> Exercise requirements
Write out, word for word, the first line of the data below and every line after it through the one containing "Answer: 1781660367/29 ≈ 6.1437e+7".

Data extracted from a collection:
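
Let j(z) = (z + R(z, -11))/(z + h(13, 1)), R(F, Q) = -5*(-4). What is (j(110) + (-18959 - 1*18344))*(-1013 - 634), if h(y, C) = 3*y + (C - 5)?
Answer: 1781660367/29 ≈ 6.1437e+7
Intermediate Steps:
R(F, Q) = 20
h(y, C) = -5 + C + 3*y (h(y, C) = 3*y + (-5 + C) = -5 + C + 3*y)
j(z) = (20 + z)/(35 + z) (j(z) = (z + 20)/(z + (-5 + 1 + 3*13)) = (20 + z)/(z + (-5 + 1 + 39)) = (20 + z)/(z + 35) = (20 + z)/(35 + z))
(j(110) + (-18959 - 1*18344))*(-1013 - 634) = ((20 + 110)/(35 + 110) + (-18959 - 1*18344))*(-1013 - 634) = (130/145 + (-18959 - 18344))*(-1647) = ((1/145)*130 - 37303)*(-1647) = (26/29 - 37303)*(-1647) = -1081761/29*(-1647) = 1781660367/29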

> Result for this task
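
Let j(z) = (z + R(z, -11))/(z + h(13, 1)), R(F, Q) = -5*(-4). What is (j(110) + (-18959 - 1*18344))*(-1013 - 634), if h(y, C) = 3*y + (C - 5)?
Answer: 1781660367/29 ≈ 6.1437e+7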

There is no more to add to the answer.